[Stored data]
______________________________
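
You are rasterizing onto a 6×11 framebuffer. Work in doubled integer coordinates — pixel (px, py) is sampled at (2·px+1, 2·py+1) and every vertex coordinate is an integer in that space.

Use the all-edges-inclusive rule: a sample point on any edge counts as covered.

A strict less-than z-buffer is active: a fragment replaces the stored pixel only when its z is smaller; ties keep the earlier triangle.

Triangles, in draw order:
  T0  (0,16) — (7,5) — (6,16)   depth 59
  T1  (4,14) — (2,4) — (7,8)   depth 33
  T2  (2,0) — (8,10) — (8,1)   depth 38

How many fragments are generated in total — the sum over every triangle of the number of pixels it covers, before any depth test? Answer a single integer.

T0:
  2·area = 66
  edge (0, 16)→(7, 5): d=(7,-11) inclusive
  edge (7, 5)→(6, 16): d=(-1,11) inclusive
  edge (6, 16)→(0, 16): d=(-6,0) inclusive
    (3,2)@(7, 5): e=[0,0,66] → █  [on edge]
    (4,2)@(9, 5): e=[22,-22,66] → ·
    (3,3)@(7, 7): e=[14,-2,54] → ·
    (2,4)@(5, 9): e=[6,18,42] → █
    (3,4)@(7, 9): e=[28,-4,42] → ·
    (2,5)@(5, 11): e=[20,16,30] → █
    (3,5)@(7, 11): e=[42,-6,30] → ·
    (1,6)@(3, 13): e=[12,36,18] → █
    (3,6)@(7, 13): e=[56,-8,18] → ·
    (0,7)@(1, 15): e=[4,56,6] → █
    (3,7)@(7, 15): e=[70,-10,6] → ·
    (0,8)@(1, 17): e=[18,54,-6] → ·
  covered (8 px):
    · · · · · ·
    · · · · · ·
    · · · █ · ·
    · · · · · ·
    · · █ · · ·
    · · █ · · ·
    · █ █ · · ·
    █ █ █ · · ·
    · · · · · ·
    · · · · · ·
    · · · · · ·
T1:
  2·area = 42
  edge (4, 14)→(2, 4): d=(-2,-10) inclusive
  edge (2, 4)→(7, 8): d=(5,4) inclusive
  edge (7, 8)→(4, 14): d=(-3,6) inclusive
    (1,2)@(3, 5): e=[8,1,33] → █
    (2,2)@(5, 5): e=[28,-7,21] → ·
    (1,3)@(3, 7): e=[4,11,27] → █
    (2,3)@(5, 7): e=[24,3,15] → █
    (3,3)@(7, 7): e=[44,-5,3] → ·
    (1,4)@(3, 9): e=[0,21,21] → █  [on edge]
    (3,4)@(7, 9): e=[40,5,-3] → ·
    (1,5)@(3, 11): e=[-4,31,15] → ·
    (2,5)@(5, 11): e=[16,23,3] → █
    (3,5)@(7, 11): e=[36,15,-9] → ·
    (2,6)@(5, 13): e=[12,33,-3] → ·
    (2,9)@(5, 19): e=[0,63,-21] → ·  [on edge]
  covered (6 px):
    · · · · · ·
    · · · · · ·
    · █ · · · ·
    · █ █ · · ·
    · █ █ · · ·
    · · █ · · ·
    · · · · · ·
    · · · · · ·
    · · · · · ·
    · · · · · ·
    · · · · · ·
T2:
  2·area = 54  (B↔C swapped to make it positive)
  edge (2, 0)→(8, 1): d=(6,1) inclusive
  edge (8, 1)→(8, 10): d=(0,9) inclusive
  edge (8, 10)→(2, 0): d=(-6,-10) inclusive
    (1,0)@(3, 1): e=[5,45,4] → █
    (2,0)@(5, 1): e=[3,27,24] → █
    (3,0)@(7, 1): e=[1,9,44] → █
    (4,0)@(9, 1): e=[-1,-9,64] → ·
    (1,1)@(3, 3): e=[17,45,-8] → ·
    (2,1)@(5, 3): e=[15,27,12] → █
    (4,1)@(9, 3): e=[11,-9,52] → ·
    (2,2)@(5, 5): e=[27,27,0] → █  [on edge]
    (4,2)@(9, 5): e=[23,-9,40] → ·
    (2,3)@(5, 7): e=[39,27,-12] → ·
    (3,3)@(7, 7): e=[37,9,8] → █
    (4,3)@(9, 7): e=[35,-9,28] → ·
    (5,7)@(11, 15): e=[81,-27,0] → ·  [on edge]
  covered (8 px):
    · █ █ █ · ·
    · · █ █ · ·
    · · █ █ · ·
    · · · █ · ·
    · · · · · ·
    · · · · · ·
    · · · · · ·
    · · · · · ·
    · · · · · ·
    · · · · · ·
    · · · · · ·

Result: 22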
______________________________
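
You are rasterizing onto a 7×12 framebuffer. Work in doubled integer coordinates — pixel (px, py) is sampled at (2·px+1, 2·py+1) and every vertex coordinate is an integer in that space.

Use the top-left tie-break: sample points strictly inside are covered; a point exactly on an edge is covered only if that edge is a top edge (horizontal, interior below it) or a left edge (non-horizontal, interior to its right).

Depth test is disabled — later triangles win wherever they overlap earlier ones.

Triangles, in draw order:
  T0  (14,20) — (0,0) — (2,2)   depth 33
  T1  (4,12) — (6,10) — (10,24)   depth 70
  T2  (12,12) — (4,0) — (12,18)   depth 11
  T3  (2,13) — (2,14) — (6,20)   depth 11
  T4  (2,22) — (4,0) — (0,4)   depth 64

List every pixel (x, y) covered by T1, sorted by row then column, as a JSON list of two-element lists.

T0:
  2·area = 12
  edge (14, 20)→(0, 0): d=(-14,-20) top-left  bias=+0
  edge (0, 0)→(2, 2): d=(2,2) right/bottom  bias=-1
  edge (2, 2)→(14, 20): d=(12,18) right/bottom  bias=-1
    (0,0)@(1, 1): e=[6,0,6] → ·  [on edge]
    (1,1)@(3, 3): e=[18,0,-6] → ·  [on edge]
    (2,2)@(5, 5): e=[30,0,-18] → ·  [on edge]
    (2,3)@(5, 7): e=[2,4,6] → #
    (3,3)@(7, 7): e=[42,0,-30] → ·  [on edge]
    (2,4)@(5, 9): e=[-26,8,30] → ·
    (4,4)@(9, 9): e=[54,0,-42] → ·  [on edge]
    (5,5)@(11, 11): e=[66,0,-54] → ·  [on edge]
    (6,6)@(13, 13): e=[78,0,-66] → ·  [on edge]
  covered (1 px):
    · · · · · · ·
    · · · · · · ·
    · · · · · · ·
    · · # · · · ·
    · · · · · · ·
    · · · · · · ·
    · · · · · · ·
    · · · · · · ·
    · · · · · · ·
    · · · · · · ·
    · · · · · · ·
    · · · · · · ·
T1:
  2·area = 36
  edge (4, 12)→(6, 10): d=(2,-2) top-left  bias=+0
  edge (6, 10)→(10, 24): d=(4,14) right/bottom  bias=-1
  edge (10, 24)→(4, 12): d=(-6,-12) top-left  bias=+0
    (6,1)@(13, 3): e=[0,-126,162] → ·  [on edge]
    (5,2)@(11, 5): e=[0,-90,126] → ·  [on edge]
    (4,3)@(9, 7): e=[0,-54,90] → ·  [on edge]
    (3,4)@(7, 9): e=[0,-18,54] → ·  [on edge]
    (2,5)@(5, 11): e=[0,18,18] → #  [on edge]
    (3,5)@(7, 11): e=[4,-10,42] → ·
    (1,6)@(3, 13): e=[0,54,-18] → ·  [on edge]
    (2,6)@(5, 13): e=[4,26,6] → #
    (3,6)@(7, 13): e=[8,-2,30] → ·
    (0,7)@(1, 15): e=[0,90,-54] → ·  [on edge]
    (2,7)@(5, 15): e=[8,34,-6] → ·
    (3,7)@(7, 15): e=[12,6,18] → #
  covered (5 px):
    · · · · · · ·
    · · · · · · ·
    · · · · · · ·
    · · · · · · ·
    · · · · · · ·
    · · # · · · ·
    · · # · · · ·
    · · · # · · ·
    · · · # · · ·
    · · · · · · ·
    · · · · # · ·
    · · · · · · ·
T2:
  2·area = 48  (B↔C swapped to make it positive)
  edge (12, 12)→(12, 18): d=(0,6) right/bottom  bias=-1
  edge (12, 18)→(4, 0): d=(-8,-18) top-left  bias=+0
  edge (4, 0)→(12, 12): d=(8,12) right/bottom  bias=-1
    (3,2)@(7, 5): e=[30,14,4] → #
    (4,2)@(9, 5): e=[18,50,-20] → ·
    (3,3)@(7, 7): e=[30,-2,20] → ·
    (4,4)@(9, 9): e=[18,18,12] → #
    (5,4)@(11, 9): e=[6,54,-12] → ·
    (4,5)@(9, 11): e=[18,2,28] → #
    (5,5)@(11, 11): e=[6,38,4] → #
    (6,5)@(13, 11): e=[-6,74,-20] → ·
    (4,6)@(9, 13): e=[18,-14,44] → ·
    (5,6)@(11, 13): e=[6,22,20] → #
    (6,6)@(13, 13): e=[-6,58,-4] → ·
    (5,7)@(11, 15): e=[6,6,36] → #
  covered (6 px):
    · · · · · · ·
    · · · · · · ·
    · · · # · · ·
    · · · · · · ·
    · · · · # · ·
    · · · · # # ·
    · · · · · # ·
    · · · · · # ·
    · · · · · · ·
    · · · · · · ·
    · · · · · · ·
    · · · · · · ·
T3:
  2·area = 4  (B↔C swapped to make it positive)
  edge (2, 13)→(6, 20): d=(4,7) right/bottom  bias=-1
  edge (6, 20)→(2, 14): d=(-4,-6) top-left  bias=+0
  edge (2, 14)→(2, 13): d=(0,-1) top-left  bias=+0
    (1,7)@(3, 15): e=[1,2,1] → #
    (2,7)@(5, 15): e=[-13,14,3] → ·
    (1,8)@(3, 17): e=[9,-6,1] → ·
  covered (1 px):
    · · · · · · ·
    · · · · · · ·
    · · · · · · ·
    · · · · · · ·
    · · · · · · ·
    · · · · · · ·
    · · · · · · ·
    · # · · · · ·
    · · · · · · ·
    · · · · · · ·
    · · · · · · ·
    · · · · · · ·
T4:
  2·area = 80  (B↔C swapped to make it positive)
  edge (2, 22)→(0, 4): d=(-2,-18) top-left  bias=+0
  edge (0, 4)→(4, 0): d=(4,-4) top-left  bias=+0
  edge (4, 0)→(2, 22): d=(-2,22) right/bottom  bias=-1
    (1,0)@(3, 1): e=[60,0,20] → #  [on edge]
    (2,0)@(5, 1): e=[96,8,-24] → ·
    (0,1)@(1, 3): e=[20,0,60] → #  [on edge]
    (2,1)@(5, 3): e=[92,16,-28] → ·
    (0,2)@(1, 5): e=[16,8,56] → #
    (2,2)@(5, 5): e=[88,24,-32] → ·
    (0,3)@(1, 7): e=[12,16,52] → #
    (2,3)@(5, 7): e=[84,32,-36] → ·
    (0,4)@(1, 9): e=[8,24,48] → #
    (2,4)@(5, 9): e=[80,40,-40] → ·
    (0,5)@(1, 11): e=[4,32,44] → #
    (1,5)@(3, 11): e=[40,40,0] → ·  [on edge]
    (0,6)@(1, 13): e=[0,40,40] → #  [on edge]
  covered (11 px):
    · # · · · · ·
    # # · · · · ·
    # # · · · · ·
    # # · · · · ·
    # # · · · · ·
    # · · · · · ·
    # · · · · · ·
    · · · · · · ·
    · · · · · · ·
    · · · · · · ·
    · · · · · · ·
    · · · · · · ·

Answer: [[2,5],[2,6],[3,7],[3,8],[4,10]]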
______________________________
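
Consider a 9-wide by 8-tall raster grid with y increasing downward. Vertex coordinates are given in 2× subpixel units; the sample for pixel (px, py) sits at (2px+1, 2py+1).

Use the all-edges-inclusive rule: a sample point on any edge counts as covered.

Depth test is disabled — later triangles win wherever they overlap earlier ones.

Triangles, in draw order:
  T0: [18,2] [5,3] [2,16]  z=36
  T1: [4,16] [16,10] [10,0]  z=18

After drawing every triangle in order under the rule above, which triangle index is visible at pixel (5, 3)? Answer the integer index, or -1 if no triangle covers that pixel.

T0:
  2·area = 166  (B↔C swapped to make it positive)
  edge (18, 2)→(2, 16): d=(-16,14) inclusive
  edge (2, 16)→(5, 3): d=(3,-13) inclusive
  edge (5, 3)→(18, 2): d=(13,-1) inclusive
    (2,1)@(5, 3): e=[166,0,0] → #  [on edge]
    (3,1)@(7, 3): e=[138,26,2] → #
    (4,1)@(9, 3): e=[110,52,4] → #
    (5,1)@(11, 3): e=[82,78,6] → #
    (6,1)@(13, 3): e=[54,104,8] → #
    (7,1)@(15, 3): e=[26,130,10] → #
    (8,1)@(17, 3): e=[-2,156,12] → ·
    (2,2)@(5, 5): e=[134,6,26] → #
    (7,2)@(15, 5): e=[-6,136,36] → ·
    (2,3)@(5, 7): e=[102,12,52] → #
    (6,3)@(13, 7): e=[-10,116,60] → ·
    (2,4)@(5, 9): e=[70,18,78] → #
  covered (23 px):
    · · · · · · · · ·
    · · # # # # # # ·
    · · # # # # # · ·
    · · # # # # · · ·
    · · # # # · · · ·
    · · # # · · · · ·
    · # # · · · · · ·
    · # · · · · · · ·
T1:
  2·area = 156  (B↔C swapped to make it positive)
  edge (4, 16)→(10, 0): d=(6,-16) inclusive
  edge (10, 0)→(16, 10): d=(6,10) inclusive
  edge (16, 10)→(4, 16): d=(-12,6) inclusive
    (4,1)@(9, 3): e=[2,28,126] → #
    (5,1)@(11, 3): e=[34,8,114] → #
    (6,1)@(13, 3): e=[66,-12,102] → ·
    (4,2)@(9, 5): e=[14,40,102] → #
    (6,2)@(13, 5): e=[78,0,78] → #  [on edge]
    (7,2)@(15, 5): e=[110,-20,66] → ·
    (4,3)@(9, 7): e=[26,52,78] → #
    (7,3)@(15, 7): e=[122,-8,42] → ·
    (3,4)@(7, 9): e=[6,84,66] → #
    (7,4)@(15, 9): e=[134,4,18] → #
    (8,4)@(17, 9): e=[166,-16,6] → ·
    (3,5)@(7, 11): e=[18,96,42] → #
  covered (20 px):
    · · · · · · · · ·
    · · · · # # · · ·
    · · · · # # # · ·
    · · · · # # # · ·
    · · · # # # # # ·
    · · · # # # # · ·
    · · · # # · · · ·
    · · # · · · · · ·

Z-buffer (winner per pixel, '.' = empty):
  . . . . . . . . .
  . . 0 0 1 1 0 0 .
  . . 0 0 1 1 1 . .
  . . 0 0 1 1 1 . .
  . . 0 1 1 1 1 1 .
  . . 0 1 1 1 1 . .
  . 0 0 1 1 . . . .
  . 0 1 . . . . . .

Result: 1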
______________________________
AIM OF THE TASK ▸
Among the entries above, find the line with "(4,12) — (6,10)" and the line with "(2,22) — (4,0)"; give again exactly these two lines and all lines between them.

RESULT BELOW ▸
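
  T1  (4,12) — (6,10) — (10,24)   depth 70
  T2  (12,12) — (4,0) — (12,18)   depth 11
  T3  (2,13) — (2,14) — (6,20)   depth 11
  T4  (2,22) — (4,0) — (0,4)   depth 64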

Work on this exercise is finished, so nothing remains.